Using the data below, count the lines where "emitted" appears, and answer with the number alone.

Stored items:
· · · · · · ·

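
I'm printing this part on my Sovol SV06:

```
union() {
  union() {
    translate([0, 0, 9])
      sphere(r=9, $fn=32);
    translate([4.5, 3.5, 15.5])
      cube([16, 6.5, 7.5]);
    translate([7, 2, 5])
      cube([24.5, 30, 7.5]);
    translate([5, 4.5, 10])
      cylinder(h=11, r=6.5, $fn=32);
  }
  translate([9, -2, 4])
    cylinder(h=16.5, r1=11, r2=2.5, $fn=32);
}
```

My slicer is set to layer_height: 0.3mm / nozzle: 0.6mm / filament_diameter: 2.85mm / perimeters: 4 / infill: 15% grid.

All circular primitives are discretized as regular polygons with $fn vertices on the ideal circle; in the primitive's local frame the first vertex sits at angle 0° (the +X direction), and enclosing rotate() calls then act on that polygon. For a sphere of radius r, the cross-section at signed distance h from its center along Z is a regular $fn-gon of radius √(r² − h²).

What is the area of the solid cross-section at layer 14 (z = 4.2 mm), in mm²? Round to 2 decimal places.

450.69 mm²

At z = 4.2 mm: the r=9 sphere contributes a regular 32-gon of circumradius √(9²−4.8²) = 7.613 (area = (32/2)·7.613²·sin(360°/32) = 180.92 mm²); the cube at (4.5, 3.5) is absent (z outside [15.5, 23]); the cube at (7, 2) is not intersected at this z (z outside [5, 12.5]); the cylinder at (5, 4.5) is not intersected at this z (z outside [10, 21]); Taking the union: only the r=9 sphere is present, so the union is just that shape — area = 180.92 mm²; the cone at (9, -2) (r1=11→r2=2.5) has section circumradius 10.897 here — a regular 32-gon (area = (32/2)·10.897²·sin(360°/32) = 370.65 mm²); Merging all regions: the regions partially overlap — summed areas 551.57 mm² minus the doubly-counted overlap 100.88 mm² gives 450.69 mm² — area = 450.69 mm². Overall, the cross-section is a single solid region. Net area = 450.69 mm².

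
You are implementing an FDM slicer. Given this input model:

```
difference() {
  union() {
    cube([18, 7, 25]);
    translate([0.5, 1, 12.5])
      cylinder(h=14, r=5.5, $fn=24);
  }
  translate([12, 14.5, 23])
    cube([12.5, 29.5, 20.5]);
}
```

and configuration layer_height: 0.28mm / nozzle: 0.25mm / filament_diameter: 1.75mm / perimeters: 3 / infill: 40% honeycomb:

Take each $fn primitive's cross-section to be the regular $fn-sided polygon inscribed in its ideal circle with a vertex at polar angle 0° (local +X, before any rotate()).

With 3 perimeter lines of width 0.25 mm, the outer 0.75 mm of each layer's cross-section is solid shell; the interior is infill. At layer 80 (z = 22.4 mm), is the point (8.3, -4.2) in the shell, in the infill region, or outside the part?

At z = 22.4 mm: the cube is present — its section is the full 18×7 rectangle; the r=5.5 cylinder at (0.5, 1) contributes a regular 24-gon of circumradius 5.5; Merging all regions: the regions partially overlap (shared area 32.16 mm²), so overlapping operands fuse into one piece — 1 connected region; the cube at (12, 14.5) does not reach this height (z outside [23, 43.5]); After the difference (first − rest): none of the subtracted shapes is present at this height, so the result so far is unchanged — 1 connected region. Overall, the cross-section is a single solid region. The nearest boundary edge runs (5.26, -1.75)→(4.39, -2.89); distance from the point to it = 3.90 mm. The point is not inside any of the regions above, so it lies outside the cross-section (3.90 mm from the nearest boundary).

outside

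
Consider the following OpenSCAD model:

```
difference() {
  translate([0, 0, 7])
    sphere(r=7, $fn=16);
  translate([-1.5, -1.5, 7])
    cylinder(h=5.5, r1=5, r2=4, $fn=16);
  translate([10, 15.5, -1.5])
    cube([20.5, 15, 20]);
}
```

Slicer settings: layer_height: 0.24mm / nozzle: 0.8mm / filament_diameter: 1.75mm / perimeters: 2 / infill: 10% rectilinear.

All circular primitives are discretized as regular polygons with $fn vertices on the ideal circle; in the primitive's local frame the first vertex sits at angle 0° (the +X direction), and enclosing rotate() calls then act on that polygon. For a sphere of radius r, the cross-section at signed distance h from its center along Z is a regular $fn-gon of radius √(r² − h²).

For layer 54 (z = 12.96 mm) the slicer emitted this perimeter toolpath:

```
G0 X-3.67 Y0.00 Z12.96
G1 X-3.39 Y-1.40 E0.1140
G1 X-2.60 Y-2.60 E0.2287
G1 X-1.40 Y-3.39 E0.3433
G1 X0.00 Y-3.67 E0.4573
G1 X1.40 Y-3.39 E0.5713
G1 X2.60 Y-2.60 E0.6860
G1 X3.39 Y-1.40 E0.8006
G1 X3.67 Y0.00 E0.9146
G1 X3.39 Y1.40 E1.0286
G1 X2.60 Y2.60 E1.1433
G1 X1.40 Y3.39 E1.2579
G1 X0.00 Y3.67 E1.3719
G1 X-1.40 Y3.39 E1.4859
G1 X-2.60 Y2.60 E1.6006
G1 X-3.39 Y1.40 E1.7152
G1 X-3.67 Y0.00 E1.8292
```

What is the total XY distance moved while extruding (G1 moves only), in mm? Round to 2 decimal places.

22.92 mm

Sum the Euclidean lengths of each G1 segment: total = 22.92 mm.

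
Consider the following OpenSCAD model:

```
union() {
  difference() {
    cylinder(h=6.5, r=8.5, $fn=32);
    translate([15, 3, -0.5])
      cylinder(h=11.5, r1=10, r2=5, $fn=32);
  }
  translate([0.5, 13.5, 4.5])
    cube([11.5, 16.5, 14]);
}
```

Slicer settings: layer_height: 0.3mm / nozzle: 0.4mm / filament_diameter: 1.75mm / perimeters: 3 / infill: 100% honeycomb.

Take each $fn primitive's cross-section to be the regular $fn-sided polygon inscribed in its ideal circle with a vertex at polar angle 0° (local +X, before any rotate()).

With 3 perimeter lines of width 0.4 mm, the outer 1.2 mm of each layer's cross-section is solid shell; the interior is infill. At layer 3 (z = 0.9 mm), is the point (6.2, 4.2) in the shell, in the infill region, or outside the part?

outside

At z = 0.9 mm: the cylinder: section is a regular 32-gon, circumradius r=8.5; the cone at (15, 3) contributes a regular 32-gon of circumradius 9.391 (interpolated between r1=10 and r2=5 at t=0.122); Taking the first minus the rest: starting from the r=8.5 cylinder, the cone at (15, 3) partially overlaps it — only the 15.70 mm² overlap (of its 275.30 mm²) is removed, clipping the outline — 1 connected region; the cube at (0.5, 13.5) does not reach this height (z outside [4.5, 18.5]); Combining (union): only the result so far is present, so the union is just that shape — 1 connected region. Overall, the cross-section is a single solid region. The nearest boundary edge runs (5.79, 4.83)→(5.61, 3.00); distance from the point to it = 0.47 mm. The point is not inside any of the regions above, so it lies outside the cross-section (0.47 mm from the nearest boundary).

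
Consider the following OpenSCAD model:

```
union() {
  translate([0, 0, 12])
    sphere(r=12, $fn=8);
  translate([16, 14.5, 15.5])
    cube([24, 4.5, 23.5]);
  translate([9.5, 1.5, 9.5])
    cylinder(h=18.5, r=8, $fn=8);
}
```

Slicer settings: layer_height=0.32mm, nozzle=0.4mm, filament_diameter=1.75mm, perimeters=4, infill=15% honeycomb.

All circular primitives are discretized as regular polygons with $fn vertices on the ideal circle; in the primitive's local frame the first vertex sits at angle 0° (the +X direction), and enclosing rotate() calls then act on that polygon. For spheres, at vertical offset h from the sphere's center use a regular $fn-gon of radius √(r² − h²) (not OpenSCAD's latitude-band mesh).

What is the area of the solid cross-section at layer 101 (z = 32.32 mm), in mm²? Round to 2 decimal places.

At z = 32.32 mm: the sphere is not intersected at this z (|z−center|=20.320 > r=12); the cube at (16, 14.5) is present — its section is the full 24×4.5 rectangle (area 108.00 mm²); the cylinder at (9.5, 1.5) is absent (z outside [9.5, 28]); Taking the union: only the 24×4.5 cube at (16, 14.5) is present, so the union is just that shape — area = 108.00 mm². Overall, the cross-section is a single solid region. Net area = 108.00 mm².

108.00 mm²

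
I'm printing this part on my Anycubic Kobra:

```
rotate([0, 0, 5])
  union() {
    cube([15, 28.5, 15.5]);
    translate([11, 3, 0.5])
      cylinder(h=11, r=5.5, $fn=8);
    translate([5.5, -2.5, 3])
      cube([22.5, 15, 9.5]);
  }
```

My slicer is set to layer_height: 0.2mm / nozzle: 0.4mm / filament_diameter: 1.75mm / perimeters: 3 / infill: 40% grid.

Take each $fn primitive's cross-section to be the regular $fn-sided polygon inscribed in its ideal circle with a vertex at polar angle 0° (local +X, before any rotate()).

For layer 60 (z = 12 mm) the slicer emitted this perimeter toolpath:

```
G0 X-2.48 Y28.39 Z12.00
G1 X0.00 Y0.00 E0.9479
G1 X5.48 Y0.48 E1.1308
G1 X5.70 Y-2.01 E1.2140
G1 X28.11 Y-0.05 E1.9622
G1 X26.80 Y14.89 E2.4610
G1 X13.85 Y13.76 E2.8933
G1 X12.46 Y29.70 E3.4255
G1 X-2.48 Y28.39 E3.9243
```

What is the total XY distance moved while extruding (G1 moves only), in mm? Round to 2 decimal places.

Sum the Euclidean lengths of each G1 segment: total = 117.99 mm.

117.99 mm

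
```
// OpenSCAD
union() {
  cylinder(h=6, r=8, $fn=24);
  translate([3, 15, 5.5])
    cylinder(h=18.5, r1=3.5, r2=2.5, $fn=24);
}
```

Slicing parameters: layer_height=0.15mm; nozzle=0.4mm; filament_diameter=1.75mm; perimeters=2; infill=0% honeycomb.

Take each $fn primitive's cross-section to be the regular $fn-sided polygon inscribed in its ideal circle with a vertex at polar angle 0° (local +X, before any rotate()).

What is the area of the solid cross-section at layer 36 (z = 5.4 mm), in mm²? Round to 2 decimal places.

At z = 5.4 mm: the cylinder: section is a regular 24-gon, circumradius r=8 (area = (24/2)·8.000²·sin(360°/24) = 198.77 mm²); the cone at (3, 15) is not intersected at this z (z outside [5.5, 24]); Merging all regions: only the r=8 cylinder is present, so the union is just that shape — area = 198.77 mm². Overall, the cross-section is a single solid region. Net area = 198.77 mm².

198.77 mm²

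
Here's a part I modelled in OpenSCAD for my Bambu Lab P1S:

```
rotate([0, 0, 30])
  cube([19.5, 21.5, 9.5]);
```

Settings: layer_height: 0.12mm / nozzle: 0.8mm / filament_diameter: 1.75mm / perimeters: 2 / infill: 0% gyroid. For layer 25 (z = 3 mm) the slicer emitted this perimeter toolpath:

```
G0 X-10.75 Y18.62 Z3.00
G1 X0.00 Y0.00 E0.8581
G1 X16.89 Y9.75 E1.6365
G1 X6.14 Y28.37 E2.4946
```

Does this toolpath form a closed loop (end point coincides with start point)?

Start point (G0): (-10.75, 18.62). End point (last G1): the path does not return to the start — open.

no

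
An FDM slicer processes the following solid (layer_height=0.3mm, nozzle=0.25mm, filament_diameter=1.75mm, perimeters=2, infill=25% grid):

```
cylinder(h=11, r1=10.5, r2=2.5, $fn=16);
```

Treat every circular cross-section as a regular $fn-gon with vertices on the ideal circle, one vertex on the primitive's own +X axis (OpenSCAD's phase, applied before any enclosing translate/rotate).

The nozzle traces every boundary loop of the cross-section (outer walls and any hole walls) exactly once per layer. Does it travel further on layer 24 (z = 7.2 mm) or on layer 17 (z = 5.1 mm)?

Layer 24 (z = 7.2): the cone contributes a regular 16-gon of circumradius 5.264 (interpolated between r1=10.5 and r2=2.5 at t=0.655) (perimeter = 2·16·5.264·sin(180°/16) = 32.86 mm). So its perimeter = 32.86 mm. Layer 17 (z = 5.1): the cone: at t=0.464 of its height the radius interpolates to r₁+(r₂−r₁)t = 6.791, giving a regular 16-gon of that circumradius (perimeter = 2·16·6.791·sin(180°/16) = 42.39 mm). So its perimeter = 42.39 mm. Layer 17 is larger (42.39 vs 32.86 mm).

layer 17 (z = 5.1 mm)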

· · · · · · ·

- _Output for this task_
3